The data below is to be output in full, unchanged.
- Opening Delimiter -
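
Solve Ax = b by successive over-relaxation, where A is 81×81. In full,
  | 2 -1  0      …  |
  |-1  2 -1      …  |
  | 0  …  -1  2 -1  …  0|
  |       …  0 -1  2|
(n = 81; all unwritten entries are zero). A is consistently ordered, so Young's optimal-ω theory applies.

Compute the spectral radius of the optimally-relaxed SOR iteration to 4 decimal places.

ρ_SOR = 0.9262

n=81: λ(B_J) = 1 − λ(A)/2 = cos(kπ/82); k=1 gives ρ_J = 0.9993.
1 − cos²(π/82) = sin²(π/82) ⇒ √(1−ρ_J²) = sin(π/82) = 0.03830.
[ω*] 2 ÷ (1 + 0.03830) = 2 ÷ 1.03830 = 1.9262.
At ω = 1.9262 every |λ(B_ω)| = ω−1, so ρ_SOR = 0.9262.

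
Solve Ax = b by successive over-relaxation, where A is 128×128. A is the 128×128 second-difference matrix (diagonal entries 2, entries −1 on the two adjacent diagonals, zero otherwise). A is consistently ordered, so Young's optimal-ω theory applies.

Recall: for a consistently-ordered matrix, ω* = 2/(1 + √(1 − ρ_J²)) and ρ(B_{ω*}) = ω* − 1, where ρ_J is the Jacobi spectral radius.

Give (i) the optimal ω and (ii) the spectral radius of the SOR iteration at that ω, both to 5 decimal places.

With n=128, ρ(Jacobi) = cos(π/129) = 0.99970.
root = sin(π/129) = 0.024351  (since 1−cos² = sin²).
ω* = 2/(1+0.024351) = 1.95246
[ρ_SOR] ω* − 1 = 0.95246.

ω* = 1.95246, ρ_SOR = 0.95246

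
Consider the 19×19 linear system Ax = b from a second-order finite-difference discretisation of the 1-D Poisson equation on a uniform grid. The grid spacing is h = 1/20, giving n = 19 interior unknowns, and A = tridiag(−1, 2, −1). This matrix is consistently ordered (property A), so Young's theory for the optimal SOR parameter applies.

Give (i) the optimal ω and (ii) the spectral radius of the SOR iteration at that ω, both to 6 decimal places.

ω* = 1.729454, ρ_SOR = 0.729454

½·tridiag(1,0,1) at n=19: λ_k = cos(kπ/20); max |λ| at k=1 ⇒ ρ_J = cos(π/20) ≈ 0.987688.
root = sin(π/20) = 0.1564345  (since 1−cos² = sin²).
So ω* = 2/1.1564345 = 1.729454 (Young).
[ρ_SOR] ω* − 1 = 0.729454.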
- Closing Delimiter -
OUTPUT OF THE TASK:
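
Solve Ax = b by successive over-relaxation, where A is 81×81. In full,
  | 2 -1  0      …  |
  |-1  2 -1      …  |
  | 0  …  -1  2 -1  …  0|
  |       …  0 -1  2|
(n = 81; all unwritten entries are zero). A is consistently ordered, so Young's optimal-ω theory applies.

Compute the spectral radius of the optimally-relaxed SOR iteration to 4 decimal places.

ρ_SOR = 0.9262

n=81: λ(B_J) = 1 − λ(A)/2 = cos(kπ/82); k=1 gives ρ_J = 0.9993.
1 − cos²(π/82) = sin²(π/82) ⇒ √(1−ρ_J²) = sin(π/82) = 0.03830.
[ω*] 2 ÷ (1 + 0.03830) = 2 ÷ 1.03830 = 1.9262.
At ω = 1.9262 every |λ(B_ω)| = ω−1, so ρ_SOR = 0.9262.

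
Solve Ax = b by successive over-relaxation, where A is 128×128. A is the 128×128 second-difference matrix (diagonal entries 2, entries −1 on the two adjacent diagonals, zero otherwise). A is consistently ordered, so Young's optimal-ω theory applies.

Recall: for a consistently-ordered matrix, ω* = 2/(1 + √(1 − ρ_J²)) and ρ(B_{ω*}) = ω* − 1, where ρ_J is the Jacobi spectral radius.

Give (i) the optimal ω and (ii) the spectral radius of the SOR iteration at that ω, both to 5 decimal places.

With n=128, ρ(Jacobi) = cos(π/129) = 0.99970.
root = sin(π/129) = 0.024351  (since 1−cos² = sin²).
ω* = 2/(1+0.024351) = 1.95246
[ρ_SOR] ω* − 1 = 0.95246.

ω* = 1.95246, ρ_SOR = 0.95246

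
Consider the 19×19 linear system Ax = b from a second-order finite-difference discretisation of the 1-D Poisson equation on a uniform grid. The grid spacing is h = 1/20, giving n = 19 interior unknowns, and A = tridiag(−1, 2, −1). This matrix is consistently ordered (property A), so Young's theory for the optimal SOR parameter applies.

Give (i) the optimal ω and (ii) the spectral radius of the SOR iteration at that ω, both to 6 decimal places.

ω* = 1.729454, ρ_SOR = 0.729454

½·tridiag(1,0,1) at n=19: λ_k = cos(kπ/20); max |λ| at k=1 ⇒ ρ_J = cos(π/20) ≈ 0.987688.
root = sin(π/20) = 0.1564345  (since 1−cos² = sin²).
So ω* = 2/1.1564345 = 1.729454 (Young).
[ρ_SOR] ω* − 1 = 0.729454.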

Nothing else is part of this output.